Exercise details ▸
With nothing added and nothing dropped, copy the entire listing.

Material for this task ▸

=== Begin Enclosure ===

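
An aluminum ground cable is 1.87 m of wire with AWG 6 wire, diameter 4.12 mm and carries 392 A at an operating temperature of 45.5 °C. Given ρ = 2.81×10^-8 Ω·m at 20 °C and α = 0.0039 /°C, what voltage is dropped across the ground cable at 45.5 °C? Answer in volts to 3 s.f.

A = π(4.12/2 mm)² = π(2.0600e-03 m)² = 1.333e-05 m²
R₍20₎ = ρL/A = (2.81×10^-8)(1.87)/(1.333e-05) = 0.003942 Ω
R₍45.5₎ = R₍20₎(1 + αΔT) = 0.003942 × (1 + 0.0039×25.5) = 0.004334 Ω
V = IR = 392 × 0.004334 = 1.70 V

1.70 V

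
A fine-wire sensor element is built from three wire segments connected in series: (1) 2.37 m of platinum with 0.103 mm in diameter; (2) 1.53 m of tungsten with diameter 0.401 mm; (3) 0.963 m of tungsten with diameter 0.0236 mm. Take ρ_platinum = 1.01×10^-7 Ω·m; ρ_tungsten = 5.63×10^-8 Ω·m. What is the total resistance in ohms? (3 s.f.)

Seg 1: A = π(d/2)² = π(5.1500e-05 m)² = 8.332e-09 m²
R_1 = (1.01×10^-7)(2.37)/(8.332e-09) = 28.73 Ω
Seg 2: A = π(d/2)² = π(2.0050e-04 m)² = 1.263e-07 m²
R_2 = (5.63×10^-8)(1.53)/(1.263e-07) = 0.6821 Ω
Seg 3: A = π(d/2)² = π(1.1800e-05 m)² = 4.374e-10 m²
R_3 = (5.63×10^-8)(0.963)/(4.374e-10) = 123.9 Ω
R_total = R_1 + R_2 + R_3 = 153 Ω

153 Ω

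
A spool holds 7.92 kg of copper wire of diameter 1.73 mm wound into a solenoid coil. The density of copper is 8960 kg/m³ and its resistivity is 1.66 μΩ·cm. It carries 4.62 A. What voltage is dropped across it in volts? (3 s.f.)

12.3 V

ρ = 1.66 μΩ·cm = 1.66×10^-8 Ω·m
A = π(d/2)² = π(8.6500e-04 m)² = 2.3506e-06 m²
L = m/(density·A) = 7.92/(8960×2.3506e-06) = 376 m
R = ρL/A = (1.66×10^-8)(376)/(2.3506e-06) = 2.656 Ω
V = IR = 4.62 × 2.656 = 12.3 V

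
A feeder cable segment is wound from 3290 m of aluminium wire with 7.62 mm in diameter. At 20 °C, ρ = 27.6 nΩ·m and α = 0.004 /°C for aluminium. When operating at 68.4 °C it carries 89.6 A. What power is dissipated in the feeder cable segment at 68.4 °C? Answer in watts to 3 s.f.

19100 W

ρ = 27.6 nΩ·m = 2.76×10^-8 Ω·m
A = π(d/2)² = π(3.8100e-03 m)² = 4.560e-05 m²
R₍20₎ = ρL/A = (2.76×10^-8)(3290)/(4.560e-05) = 1.991 Ω
R₍68.4₎ = R₍20₎(1 + αΔT) = 1.991 × (1 + 0.004×48.4) = 2.377 Ω
P = I²R = (89.6)² × 2.377 = 19100 W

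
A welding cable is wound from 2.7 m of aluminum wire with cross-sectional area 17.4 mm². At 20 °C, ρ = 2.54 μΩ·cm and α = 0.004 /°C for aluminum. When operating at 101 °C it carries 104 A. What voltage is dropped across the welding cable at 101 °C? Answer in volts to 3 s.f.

ρ = 2.54 μΩ·cm = 2.54×10^-8 Ω·m
A = 17.4 mm² = 1.740e-05 m²
R₍20₎ = ρL/A = (2.54×10^-8)(2.7)/(1.740e-05) = 0.003941 Ω
R₍101₎ = R₍20₎(1 + αΔT) = 0.003941 × (1 + 0.004×81) = 0.005218 Ω
V = IR = 104 × 0.005218 = 0.543 V

0.543 V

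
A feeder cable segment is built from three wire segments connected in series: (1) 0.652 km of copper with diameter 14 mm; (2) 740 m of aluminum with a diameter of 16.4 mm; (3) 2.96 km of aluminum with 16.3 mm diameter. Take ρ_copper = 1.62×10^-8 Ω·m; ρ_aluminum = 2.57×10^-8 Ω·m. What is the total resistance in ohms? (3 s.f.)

0.523 Ω

Seg 1: A = π(d/2)² = π(7.0000e-03 m)² = 1.539e-04 m²
R_1 = (1.62×10^-8)(652)/(1.539e-04) = 0.06861 Ω
Seg 2: A = π(d/2)² = π(8.2000e-03 m)² = 2.112e-04 m²
R_2 = (2.57×10^-8)(740)/(2.112e-04) = 0.09003 Ω
Seg 3: A = π(d/2)² = π(8.1500e-03 m)² = 2.087e-04 m²
R_3 = (2.57×10^-8)(2960)/(2.087e-04) = 0.3646 Ω
R_total = R_1 + R_2 + R_3 = 0.523 Ω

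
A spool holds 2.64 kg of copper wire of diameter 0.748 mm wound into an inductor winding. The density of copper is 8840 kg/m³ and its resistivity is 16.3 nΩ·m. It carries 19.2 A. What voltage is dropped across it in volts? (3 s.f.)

ρ = 16.3 nΩ·m = 1.63×10^-8 Ω·m
A = π(d/2)² = π(3.7400e-04 m)² = 4.3943e-07 m²
L = m/(density·A) = 2.64/(8840×4.3943e-07) = 679.6 m
R = ρL/A = (1.63×10^-8)(679.6)/(4.3943e-07) = 25.21 Ω
V = IR = 19.2 × 25.21 = 484 V

484 V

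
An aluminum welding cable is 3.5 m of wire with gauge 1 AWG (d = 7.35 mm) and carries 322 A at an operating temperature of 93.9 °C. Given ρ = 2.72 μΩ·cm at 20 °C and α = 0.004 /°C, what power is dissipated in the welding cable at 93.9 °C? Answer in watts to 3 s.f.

ρ = 2.72 μΩ·cm = 2.72×10^-8 Ω·m
A = π(7.35/2 mm)² = π(3.6750e-03 m)² = 4.243e-05 m²
R₍20₎ = ρL/A = (2.72×10^-8)(3.5)/(4.243e-05) = 0.002244 Ω
R₍93.9₎ = R₍20₎(1 + αΔT) = 0.002244 × (1 + 0.004×73.9) = 0.002907 Ω
P = I²R = (322)² × 0.002907 = 301 W

301 W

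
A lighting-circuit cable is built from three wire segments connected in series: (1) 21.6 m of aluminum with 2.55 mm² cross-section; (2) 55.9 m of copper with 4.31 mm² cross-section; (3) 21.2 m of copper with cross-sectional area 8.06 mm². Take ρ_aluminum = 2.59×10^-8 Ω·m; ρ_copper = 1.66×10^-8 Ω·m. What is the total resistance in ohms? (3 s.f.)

0.478 Ω

Seg 1: A = 2.55 mm² = 2.550e-06 m²
R_1 = (2.59×10^-8)(21.6)/(2.550e-06) = 0.2194 Ω
Seg 2: A = 4.31 mm² = 4.310e-06 m²
R_2 = (1.66×10^-8)(55.9)/(4.310e-06) = 0.2153 Ω
Seg 3: A = 8.06 mm² = 8.060e-06 m²
R_3 = (1.66×10^-8)(21.2)/(8.060e-06) = 0.04366 Ω
R_total = R_1 + R_2 + R_3 = 0.478 Ω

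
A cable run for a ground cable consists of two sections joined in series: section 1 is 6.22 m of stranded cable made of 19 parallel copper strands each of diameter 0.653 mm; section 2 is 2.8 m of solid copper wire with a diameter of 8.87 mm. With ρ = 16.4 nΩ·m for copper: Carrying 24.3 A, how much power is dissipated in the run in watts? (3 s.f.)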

=== End Enclosure ===

Solution ▸
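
An aluminum ground cable is 1.87 m of wire with AWG 6 wire, diameter 4.12 mm and carries 392 A at an operating temperature of 45.5 °C. Given ρ = 2.81×10^-8 Ω·m at 20 °C and α = 0.0039 /°C, what voltage is dropped across the ground cable at 45.5 °C? Answer in volts to 3 s.f.

A = π(4.12/2 mm)² = π(2.0600e-03 m)² = 1.333e-05 m²
R₍20₎ = ρL/A = (2.81×10^-8)(1.87)/(1.333e-05) = 0.003942 Ω
R₍45.5₎ = R₍20₎(1 + αΔT) = 0.003942 × (1 + 0.0039×25.5) = 0.004334 Ω
V = IR = 392 × 0.004334 = 1.70 V

1.70 V

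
A fine-wire sensor element is built from three wire segments connected in series: (1) 2.37 m of platinum with 0.103 mm in diameter; (2) 1.53 m of tungsten with diameter 0.401 mm; (3) 0.963 m of tungsten with diameter 0.0236 mm. Take ρ_platinum = 1.01×10^-7 Ω·m; ρ_tungsten = 5.63×10^-8 Ω·m. What is the total resistance in ohms? (3 s.f.)

Seg 1: A = π(d/2)² = π(5.1500e-05 m)² = 8.332e-09 m²
R_1 = (1.01×10^-7)(2.37)/(8.332e-09) = 28.73 Ω
Seg 2: A = π(d/2)² = π(2.0050e-04 m)² = 1.263e-07 m²
R_2 = (5.63×10^-8)(1.53)/(1.263e-07) = 0.6821 Ω
Seg 3: A = π(d/2)² = π(1.1800e-05 m)² = 4.374e-10 m²
R_3 = (5.63×10^-8)(0.963)/(4.374e-10) = 123.9 Ω
R_total = R_1 + R_2 + R_3 = 153 Ω

153 Ω

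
A spool holds 7.92 kg of copper wire of diameter 1.73 mm wound into a solenoid coil. The density of copper is 8960 kg/m³ and its resistivity is 1.66 μΩ·cm. It carries 4.62 A. What voltage is dropped across it in volts? (3 s.f.)

12.3 V

ρ = 1.66 μΩ·cm = 1.66×10^-8 Ω·m
A = π(d/2)² = π(8.6500e-04 m)² = 2.3506e-06 m²
L = m/(density·A) = 7.92/(8960×2.3506e-06) = 376 m
R = ρL/A = (1.66×10^-8)(376)/(2.3506e-06) = 2.656 Ω
V = IR = 4.62 × 2.656 = 12.3 V

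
A feeder cable segment is wound from 3290 m of aluminium wire with 7.62 mm in diameter. At 20 °C, ρ = 27.6 nΩ·m and α = 0.004 /°C for aluminium. When operating at 68.4 °C it carries 89.6 A. What power is dissipated in the feeder cable segment at 68.4 °C? Answer in watts to 3 s.f.

19100 W

ρ = 27.6 nΩ·m = 2.76×10^-8 Ω·m
A = π(d/2)² = π(3.8100e-03 m)² = 4.560e-05 m²
R₍20₎ = ρL/A = (2.76×10^-8)(3290)/(4.560e-05) = 1.991 Ω
R₍68.4₎ = R₍20₎(1 + αΔT) = 1.991 × (1 + 0.004×48.4) = 2.377 Ω
P = I²R = (89.6)² × 2.377 = 19100 W

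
A welding cable is wound from 2.7 m of aluminum wire with cross-sectional area 17.4 mm². At 20 °C, ρ = 2.54 μΩ·cm and α = 0.004 /°C for aluminum. When operating at 101 °C it carries 104 A. What voltage is dropped across the welding cable at 101 °C? Answer in volts to 3 s.f.

ρ = 2.54 μΩ·cm = 2.54×10^-8 Ω·m
A = 17.4 mm² = 1.740e-05 m²
R₍20₎ = ρL/A = (2.54×10^-8)(2.7)/(1.740e-05) = 0.003941 Ω
R₍101₎ = R₍20₎(1 + αΔT) = 0.003941 × (1 + 0.004×81) = 0.005218 Ω
V = IR = 104 × 0.005218 = 0.543 V

0.543 V

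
A feeder cable segment is built from three wire segments connected in series: (1) 0.652 km of copper with diameter 14 mm; (2) 740 m of aluminum with a diameter of 16.4 mm; (3) 2.96 km of aluminum with 16.3 mm diameter. Take ρ_copper = 1.62×10^-8 Ω·m; ρ_aluminum = 2.57×10^-8 Ω·m. What is the total resistance in ohms? (3 s.f.)

0.523 Ω

Seg 1: A = π(d/2)² = π(7.0000e-03 m)² = 1.539e-04 m²
R_1 = (1.62×10^-8)(652)/(1.539e-04) = 0.06861 Ω
Seg 2: A = π(d/2)² = π(8.2000e-03 m)² = 2.112e-04 m²
R_2 = (2.57×10^-8)(740)/(2.112e-04) = 0.09003 Ω
Seg 3: A = π(d/2)² = π(8.1500e-03 m)² = 2.087e-04 m²
R_3 = (2.57×10^-8)(2960)/(2.087e-04) = 0.3646 Ω
R_total = R_1 + R_2 + R_3 = 0.523 Ω

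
A spool holds 2.64 kg of copper wire of diameter 0.748 mm wound into an inductor winding. The density of copper is 8840 kg/m³ and its resistivity is 16.3 nΩ·m. It carries 19.2 A. What voltage is dropped across it in volts? (3 s.f.)

ρ = 16.3 nΩ·m = 1.63×10^-8 Ω·m
A = π(d/2)² = π(3.7400e-04 m)² = 4.3943e-07 m²
L = m/(density·A) = 2.64/(8840×4.3943e-07) = 679.6 m
R = ρL/A = (1.63×10^-8)(679.6)/(4.3943e-07) = 25.21 Ω
V = IR = 19.2 × 25.21 = 484 V

484 V

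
An aluminum welding cable is 3.5 m of wire with gauge 1 AWG (d = 7.35 mm) and carries 322 A at an operating temperature of 93.9 °C. Given ρ = 2.72 μΩ·cm at 20 °C and α = 0.004 /°C, what power is dissipated in the welding cable at 93.9 °C? Answer in watts to 3 s.f.

ρ = 2.72 μΩ·cm = 2.72×10^-8 Ω·m
A = π(7.35/2 mm)² = π(3.6750e-03 m)² = 4.243e-05 m²
R₍20₎ = ρL/A = (2.72×10^-8)(3.5)/(4.243e-05) = 0.002244 Ω
R₍93.9₎ = R₍20₎(1 + αΔT) = 0.002244 × (1 + 0.004×73.9) = 0.002907 Ω
P = I²R = (322)² × 0.002907 = 301 W

301 W

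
A lighting-circuit cable is built from three wire segments connected in series: (1) 21.6 m of aluminum with 2.55 mm² cross-section; (2) 55.9 m of copper with 4.31 mm² cross-section; (3) 21.2 m of copper with cross-sectional area 8.06 mm². Take ρ_aluminum = 2.59×10^-8 Ω·m; ρ_copper = 1.66×10^-8 Ω·m. What is the total resistance in ohms? (3 s.f.)

0.478 Ω

Seg 1: A = 2.55 mm² = 2.550e-06 m²
R_1 = (2.59×10^-8)(21.6)/(2.550e-06) = 0.2194 Ω
Seg 2: A = 4.31 mm² = 4.310e-06 m²
R_2 = (1.66×10^-8)(55.9)/(4.310e-06) = 0.2153 Ω
Seg 3: A = 8.06 mm² = 8.060e-06 m²
R_3 = (1.66×10^-8)(21.2)/(8.060e-06) = 0.04366 Ω
R_total = R_1 + R_2 + R_3 = 0.478 Ω

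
A cable run for a ground cable consists of two sections joined in series: section 1 is 6.22 m of stranded cable made of 19 parallel copper strands each of diameter 0.653 mm; section 2 is 2.8 m of solid copper wire with a diameter of 8.87 mm. With ρ = 16.4 nΩ·m for copper: Carrying 24.3 A, how much power is dissipated in the run in watts? (3 s.f.)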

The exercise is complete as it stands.